- How to complete this task -
Once a line is found to contain "that", copy it out of the listing.

- Materials provided -
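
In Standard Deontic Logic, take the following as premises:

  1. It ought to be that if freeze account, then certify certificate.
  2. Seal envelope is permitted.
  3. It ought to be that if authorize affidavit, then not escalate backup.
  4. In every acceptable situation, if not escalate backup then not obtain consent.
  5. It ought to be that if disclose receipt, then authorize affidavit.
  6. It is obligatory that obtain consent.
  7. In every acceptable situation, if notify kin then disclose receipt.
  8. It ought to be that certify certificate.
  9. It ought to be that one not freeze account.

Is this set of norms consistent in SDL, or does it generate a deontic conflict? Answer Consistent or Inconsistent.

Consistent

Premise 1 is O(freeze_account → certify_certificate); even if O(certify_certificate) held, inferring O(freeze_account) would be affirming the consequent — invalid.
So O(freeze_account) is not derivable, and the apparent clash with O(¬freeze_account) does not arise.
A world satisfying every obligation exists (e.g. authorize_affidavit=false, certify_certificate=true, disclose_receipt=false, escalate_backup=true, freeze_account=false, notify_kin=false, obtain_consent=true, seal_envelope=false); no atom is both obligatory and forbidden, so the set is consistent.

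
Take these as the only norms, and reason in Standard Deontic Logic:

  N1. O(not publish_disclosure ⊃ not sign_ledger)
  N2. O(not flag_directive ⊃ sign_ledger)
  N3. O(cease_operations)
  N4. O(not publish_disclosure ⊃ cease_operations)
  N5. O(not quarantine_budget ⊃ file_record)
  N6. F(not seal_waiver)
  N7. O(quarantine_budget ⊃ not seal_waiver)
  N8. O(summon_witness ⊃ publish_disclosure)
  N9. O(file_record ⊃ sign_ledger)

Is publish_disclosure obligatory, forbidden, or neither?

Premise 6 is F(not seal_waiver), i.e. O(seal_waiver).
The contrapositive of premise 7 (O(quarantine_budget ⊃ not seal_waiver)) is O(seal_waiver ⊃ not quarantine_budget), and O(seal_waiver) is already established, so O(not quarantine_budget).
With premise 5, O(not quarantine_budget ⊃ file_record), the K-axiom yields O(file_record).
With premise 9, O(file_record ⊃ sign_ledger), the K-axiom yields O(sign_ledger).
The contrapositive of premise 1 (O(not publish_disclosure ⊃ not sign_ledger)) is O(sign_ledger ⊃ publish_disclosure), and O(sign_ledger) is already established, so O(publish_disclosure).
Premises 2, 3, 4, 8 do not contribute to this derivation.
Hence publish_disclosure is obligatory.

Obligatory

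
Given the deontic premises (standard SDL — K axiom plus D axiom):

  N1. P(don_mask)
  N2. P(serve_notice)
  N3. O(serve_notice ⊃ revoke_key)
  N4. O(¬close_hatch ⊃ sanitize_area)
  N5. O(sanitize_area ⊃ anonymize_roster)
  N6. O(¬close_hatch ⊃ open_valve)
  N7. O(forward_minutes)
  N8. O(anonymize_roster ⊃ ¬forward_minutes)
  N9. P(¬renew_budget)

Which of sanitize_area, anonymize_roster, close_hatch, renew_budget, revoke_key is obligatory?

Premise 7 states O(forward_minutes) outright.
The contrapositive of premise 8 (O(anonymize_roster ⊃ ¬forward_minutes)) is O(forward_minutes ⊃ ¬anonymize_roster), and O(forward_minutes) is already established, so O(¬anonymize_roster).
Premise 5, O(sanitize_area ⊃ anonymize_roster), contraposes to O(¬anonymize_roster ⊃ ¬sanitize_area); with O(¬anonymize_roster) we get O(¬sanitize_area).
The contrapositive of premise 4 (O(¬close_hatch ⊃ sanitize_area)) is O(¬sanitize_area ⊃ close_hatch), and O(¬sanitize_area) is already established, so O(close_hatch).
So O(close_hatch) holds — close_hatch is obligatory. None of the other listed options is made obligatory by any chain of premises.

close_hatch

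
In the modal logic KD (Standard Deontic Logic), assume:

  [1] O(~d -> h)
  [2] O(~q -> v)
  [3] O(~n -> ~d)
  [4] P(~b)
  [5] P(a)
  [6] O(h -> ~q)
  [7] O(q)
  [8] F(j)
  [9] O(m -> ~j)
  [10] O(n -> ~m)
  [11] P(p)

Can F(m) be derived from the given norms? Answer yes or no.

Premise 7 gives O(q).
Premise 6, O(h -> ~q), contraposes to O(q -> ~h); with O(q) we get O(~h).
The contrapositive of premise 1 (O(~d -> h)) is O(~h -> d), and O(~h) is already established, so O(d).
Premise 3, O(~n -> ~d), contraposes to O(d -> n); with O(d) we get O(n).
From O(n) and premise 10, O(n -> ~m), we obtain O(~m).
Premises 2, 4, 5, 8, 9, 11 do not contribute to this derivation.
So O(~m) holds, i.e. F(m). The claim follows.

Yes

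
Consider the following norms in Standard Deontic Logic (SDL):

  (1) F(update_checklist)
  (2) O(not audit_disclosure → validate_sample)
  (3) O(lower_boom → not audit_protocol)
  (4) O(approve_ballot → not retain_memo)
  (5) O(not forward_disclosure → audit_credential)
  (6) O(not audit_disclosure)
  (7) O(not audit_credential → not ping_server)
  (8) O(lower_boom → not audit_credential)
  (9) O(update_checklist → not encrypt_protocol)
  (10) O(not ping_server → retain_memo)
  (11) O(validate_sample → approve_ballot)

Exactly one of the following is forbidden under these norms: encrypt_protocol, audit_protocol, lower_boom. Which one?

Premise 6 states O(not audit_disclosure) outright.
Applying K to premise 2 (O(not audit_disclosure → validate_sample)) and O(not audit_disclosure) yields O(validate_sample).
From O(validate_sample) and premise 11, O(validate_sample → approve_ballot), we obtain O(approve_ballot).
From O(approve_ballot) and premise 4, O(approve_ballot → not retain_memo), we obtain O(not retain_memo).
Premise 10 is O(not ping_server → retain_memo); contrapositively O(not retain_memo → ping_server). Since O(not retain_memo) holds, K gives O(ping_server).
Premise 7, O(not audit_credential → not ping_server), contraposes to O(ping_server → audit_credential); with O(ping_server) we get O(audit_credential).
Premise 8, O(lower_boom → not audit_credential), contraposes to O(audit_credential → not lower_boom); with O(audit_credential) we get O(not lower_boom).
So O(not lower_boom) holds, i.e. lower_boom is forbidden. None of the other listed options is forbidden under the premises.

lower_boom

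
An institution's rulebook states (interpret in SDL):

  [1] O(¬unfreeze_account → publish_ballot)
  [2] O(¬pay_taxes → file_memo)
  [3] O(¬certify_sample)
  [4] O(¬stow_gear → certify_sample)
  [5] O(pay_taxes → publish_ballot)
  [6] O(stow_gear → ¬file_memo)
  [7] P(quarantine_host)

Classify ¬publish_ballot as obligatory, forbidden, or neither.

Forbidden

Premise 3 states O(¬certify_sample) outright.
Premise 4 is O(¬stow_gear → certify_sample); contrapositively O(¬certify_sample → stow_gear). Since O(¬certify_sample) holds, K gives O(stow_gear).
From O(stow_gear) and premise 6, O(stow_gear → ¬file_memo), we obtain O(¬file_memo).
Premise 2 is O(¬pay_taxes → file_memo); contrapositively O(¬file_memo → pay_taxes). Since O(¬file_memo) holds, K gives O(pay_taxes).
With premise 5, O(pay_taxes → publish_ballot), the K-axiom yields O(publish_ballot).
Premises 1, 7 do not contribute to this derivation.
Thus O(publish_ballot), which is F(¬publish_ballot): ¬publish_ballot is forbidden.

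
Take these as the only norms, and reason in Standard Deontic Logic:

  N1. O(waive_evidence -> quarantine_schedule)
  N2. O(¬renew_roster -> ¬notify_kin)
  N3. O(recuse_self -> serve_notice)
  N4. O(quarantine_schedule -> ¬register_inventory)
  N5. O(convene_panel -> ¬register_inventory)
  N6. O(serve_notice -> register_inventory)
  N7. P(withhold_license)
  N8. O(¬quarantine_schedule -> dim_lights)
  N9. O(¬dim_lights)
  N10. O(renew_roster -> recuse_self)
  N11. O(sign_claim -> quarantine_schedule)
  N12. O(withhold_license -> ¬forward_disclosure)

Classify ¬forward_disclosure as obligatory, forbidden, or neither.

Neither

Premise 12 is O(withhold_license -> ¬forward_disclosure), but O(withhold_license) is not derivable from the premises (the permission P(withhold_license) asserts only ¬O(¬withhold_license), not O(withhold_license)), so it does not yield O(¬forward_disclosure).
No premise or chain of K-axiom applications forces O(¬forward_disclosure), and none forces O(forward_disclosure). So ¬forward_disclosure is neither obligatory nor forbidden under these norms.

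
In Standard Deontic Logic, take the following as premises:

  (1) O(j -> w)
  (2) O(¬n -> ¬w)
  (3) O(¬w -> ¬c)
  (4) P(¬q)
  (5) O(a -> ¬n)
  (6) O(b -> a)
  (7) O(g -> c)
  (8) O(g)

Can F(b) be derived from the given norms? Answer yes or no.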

- Result of this exercise -
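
  1. It ought to be that if freeze account, then certify certificate.
  3. It ought to be that if authorize affidavit, then not escalate backup.
  5. It ought to be that if disclose receipt, then authorize affidavit.
  6. It is obligatory that obtain consent.
  8. It ought to be that certify certificate.
  9. It ought to be that one not freeze account.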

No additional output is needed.